Task objective: Repeat each record word for word. Leave nothing out.

Dataset records:
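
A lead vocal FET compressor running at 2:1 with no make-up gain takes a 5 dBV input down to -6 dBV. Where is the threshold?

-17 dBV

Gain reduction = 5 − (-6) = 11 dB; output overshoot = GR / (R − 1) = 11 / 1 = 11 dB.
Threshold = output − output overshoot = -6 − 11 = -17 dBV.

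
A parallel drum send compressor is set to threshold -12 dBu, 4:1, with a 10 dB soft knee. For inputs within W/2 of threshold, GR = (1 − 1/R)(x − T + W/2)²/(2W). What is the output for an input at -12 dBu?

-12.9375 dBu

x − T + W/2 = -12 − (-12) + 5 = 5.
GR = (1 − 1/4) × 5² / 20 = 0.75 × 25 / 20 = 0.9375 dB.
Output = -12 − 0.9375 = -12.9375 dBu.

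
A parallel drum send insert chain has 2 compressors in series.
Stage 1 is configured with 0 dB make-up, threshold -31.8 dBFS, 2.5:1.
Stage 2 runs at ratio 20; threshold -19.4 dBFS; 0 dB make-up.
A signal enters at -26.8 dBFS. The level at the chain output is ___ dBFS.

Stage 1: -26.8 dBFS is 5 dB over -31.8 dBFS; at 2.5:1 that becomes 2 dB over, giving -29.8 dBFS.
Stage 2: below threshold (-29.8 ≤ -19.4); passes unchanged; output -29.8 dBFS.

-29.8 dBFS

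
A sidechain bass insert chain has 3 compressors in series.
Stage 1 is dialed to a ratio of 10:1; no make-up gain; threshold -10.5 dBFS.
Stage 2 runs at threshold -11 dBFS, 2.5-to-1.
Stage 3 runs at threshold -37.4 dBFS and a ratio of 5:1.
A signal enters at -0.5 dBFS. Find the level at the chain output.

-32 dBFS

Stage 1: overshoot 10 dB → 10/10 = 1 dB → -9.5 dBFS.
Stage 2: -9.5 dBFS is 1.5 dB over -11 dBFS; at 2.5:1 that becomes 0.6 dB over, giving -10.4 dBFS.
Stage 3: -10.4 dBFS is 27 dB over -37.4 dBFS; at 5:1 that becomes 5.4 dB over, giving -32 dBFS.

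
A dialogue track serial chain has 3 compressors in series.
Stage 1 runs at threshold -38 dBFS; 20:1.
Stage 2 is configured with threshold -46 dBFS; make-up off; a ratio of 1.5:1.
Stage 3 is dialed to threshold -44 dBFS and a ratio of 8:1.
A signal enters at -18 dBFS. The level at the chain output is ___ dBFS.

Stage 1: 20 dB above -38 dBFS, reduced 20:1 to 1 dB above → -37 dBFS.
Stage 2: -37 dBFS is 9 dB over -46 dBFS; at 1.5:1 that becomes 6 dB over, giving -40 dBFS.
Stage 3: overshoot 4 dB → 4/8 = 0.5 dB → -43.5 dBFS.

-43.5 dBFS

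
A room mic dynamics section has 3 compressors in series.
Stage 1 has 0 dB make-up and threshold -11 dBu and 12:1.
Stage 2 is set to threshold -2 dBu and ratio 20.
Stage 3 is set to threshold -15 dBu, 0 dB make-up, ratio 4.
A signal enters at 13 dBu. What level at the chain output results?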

Result below:
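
A lead vocal FET compressor running at 2:1 with no make-up gain takes a 5 dBV input down to -6 dBV. Where is the threshold?

-17 dBV

Gain reduction = 5 − (-6) = 11 dB; output overshoot = GR / (R − 1) = 11 / 1 = 11 dB.
Threshold = output − output overshoot = -6 − 11 = -17 dBV.

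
A parallel drum send compressor is set to threshold -12 dBu, 4:1, with a 10 dB soft knee. For inputs within W/2 of threshold, GR = (1 − 1/R)(x − T + W/2)²/(2W). What is the output for an input at -12 dBu?

-12.9375 dBu

x − T + W/2 = -12 − (-12) + 5 = 5.
GR = (1 − 1/4) × 5² / 20 = 0.75 × 25 / 20 = 0.9375 dB.
Output = -12 − 0.9375 = -12.9375 dBu.

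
A parallel drum send insert chain has 2 compressors in series.
Stage 1 is configured with 0 dB make-up, threshold -31.8 dBFS, 2.5:1.
Stage 2 runs at ratio 20; threshold -19.4 dBFS; 0 dB make-up.
A signal enters at -26.8 dBFS. The level at the chain output is ___ dBFS.

Stage 1: -26.8 dBFS is 5 dB over -31.8 dBFS; at 2.5:1 that becomes 2 dB over, giving -29.8 dBFS.
Stage 2: below threshold (-29.8 ≤ -19.4); passes unchanged; output -29.8 dBFS.

-29.8 dBFS

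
A sidechain bass insert chain has 3 compressors in series.
Stage 1 is dialed to a ratio of 10:1; no make-up gain; threshold -10.5 dBFS.
Stage 2 runs at threshold -11 dBFS, 2.5-to-1.
Stage 3 runs at threshold -37.4 dBFS and a ratio of 5:1.
A signal enters at -0.5 dBFS. Find the level at the chain output.

-32 dBFS

Stage 1: overshoot 10 dB → 10/10 = 1 dB → -9.5 dBFS.
Stage 2: -9.5 dBFS is 1.5 dB over -11 dBFS; at 2.5:1 that becomes 0.6 dB over, giving -10.4 dBFS.
Stage 3: -10.4 dBFS is 27 dB over -37.4 dBFS; at 5:1 that becomes 5.4 dB over, giving -32 dBFS.

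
A dialogue track serial chain has 3 compressors in series.
Stage 1 runs at threshold -38 dBFS; 20:1.
Stage 2 is configured with threshold -46 dBFS; make-up off; a ratio of 1.5:1.
Stage 3 is dialed to threshold -44 dBFS and a ratio of 8:1.
A signal enters at -18 dBFS. The level at the chain output is ___ dBFS.

Stage 1: 20 dB above -38 dBFS, reduced 20:1 to 1 dB above → -37 dBFS.
Stage 2: -37 dBFS is 9 dB over -46 dBFS; at 1.5:1 that becomes 6 dB over, giving -40 dBFS.
Stage 3: overshoot 4 dB → 4/8 = 0.5 dB → -43.5 dBFS.

-43.5 dBFS

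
A room mic dynamics section has 3 compressors in series.
Stage 1 has 0 dB make-up and threshold -11 dBu and 12:1.
Stage 2 is set to threshold -2 dBu and ratio 20.
Stage 3 is set to threshold -15 dBu, 0 dB make-up, ratio 4.
A signal enters at 13 dBu. What level at the chain output results?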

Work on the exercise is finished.